### Work required
Starting from the line that holds "3. What is the sum of all vertex degrees?", print every line through the end of the records, first and last included.

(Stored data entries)
━━━

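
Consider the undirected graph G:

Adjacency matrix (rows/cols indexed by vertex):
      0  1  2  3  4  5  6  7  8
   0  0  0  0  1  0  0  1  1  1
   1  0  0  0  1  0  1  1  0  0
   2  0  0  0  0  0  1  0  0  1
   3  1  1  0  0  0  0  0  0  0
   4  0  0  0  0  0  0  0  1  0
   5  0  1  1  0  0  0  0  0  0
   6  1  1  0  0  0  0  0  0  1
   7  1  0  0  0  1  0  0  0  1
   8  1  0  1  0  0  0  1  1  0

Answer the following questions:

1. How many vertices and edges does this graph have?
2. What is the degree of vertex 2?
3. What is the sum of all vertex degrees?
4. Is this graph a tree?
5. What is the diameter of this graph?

Count: 9 vertices, 12 edges.
Vertex 2 has neighbors [5, 8], degree = 2.
Handshaking lemma: 2 * 12 = 24.
A tree on 9 vertices has 8 edges. This graph has 12 edges (4 extra). Not a tree.
Diameter (longest shortest path) = 4.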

━━━

### Answer box
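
3. What is the sum of all vertex degrees?
4. Is this graph a tree?
5. What is the diameter of this graph?

Count: 9 vertices, 12 edges.
Vertex 2 has neighbors [5, 8], degree = 2.
Handshaking lemma: 2 * 12 = 24.
A tree on 9 vertices has 8 edges. This graph has 12 edges (4 extra). Not a tree.
Diameter (longest shortest path) = 4.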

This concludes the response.